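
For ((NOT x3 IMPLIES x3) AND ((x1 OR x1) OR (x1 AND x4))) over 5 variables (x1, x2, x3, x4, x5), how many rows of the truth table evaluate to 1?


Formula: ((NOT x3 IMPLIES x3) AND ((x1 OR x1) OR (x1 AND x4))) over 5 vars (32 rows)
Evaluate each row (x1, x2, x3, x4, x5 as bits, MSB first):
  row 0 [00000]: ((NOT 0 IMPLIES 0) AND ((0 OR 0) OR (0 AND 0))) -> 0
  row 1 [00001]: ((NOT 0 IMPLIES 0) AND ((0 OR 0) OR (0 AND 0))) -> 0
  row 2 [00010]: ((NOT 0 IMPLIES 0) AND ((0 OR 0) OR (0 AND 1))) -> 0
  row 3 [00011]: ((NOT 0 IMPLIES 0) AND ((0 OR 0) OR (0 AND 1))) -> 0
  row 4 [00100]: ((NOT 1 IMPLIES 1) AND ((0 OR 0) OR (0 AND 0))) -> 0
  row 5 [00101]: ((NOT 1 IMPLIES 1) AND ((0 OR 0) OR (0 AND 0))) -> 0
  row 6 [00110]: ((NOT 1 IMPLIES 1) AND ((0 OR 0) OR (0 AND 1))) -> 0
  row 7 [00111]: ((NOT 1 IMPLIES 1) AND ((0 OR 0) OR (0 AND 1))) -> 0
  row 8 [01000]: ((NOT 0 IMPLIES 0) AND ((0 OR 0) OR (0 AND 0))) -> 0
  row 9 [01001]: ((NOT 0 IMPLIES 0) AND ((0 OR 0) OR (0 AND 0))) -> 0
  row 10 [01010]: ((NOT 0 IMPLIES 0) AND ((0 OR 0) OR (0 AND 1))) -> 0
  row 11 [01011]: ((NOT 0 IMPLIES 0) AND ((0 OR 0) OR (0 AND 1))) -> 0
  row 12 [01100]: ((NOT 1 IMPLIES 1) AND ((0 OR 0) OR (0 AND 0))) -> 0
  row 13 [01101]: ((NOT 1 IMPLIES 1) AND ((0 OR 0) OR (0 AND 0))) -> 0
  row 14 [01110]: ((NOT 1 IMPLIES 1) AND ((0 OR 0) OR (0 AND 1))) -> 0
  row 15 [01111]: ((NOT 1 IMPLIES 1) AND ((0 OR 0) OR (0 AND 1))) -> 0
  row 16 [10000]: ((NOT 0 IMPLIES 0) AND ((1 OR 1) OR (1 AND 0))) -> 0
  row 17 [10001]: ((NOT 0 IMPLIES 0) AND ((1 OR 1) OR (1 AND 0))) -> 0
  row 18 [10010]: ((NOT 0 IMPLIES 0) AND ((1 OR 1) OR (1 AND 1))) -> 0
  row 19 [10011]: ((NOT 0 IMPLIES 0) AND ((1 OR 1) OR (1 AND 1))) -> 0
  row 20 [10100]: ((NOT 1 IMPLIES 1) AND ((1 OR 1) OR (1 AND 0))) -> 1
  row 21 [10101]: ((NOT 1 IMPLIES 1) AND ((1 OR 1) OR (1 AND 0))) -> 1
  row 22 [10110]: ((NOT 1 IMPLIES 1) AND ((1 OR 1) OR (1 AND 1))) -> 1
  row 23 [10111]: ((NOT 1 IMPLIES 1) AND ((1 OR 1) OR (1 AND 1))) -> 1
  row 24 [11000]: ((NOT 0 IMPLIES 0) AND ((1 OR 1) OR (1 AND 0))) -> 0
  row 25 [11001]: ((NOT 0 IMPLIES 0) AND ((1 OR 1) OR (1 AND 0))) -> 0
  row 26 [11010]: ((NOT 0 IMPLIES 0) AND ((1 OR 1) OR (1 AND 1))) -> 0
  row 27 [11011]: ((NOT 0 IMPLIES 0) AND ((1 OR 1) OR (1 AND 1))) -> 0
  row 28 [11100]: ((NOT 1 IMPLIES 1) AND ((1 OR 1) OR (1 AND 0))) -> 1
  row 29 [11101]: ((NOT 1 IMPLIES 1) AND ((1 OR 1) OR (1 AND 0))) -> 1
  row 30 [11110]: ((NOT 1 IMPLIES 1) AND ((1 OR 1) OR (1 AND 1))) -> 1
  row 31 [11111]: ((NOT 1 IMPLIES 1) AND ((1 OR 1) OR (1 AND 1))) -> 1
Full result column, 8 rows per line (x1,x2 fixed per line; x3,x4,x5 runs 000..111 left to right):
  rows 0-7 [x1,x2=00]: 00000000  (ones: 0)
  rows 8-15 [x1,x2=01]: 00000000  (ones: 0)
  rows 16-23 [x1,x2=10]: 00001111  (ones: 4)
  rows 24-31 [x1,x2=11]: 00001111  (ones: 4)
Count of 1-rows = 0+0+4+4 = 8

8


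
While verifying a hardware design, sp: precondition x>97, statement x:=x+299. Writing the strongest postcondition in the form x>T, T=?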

+ + + + +

### Task requirements
Looking through the data above, copy out each line in which the string "over" occurs.

### Output
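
For ((NOT x3 IMPLIES x3) AND ((x1 OR x1) OR (x1 AND x4))) over 5 variables (x1, x2, x3, x4, x5), how many rows of the truth table evaluate to 1?
Formula: ((NOT x3 IMPLIES x3) AND ((x1 OR x1) OR (x1 AND x4))) over 5 vars (32 rows)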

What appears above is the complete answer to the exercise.